▶ YOUR GOAL
An exact copy of every record is required.

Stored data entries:

- Opening Delimiter -

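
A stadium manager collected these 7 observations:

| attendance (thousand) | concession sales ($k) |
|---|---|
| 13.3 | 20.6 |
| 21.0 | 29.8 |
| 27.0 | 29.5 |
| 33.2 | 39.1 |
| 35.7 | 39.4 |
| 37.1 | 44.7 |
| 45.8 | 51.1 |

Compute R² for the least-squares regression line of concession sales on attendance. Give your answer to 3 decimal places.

0.959

n = 7, Σx = 213.1, Σy = 254.2, Σxy = 8399.73, Σx² = 7197.67, Σy² = 9873.12
Sxx = Σx² − (Σx)²/n = 7197.67 − 6487.372857 = 710.297143
Sxy = Σxy − (Σx)(Σy)/n = 8399.73 − 7738.574286 = 661.155714
Syy = Σy² − (Σy)²/n = 9873.12 − 9231.091429 = 642.028571
R² = Sxy²/(Sxx·Syy) = (661.155714)²/(710.297143·642.028571) = 0.958546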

- Closing Delimiter -

▶ WRITTEN SOLUTION
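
A stadium manager collected these 7 observations:

| attendance (thousand) | concession sales ($k) |
|---|---|
| 13.3 | 20.6 |
| 21.0 | 29.8 |
| 27.0 | 29.5 |
| 33.2 | 39.1 |
| 35.7 | 39.4 |
| 37.1 | 44.7 |
| 45.8 | 51.1 |

Compute R² for the least-squares regression line of concession sales on attendance. Give your answer to 3 decimal places.

0.959

n = 7, Σx = 213.1, Σy = 254.2, Σxy = 8399.73, Σx² = 7197.67, Σy² = 9873.12
Sxx = Σx² − (Σx)²/n = 7197.67 − 6487.372857 = 710.297143
Sxy = Σxy − (Σx)(Σy)/n = 8399.73 − 7738.574286 = 661.155714
Syy = Σy² − (Σy)²/n = 9873.12 − 9231.091429 = 642.028571
R² = Sxy²/(Sxx·Syy) = (661.155714)²/(710.297143·642.028571) = 0.958546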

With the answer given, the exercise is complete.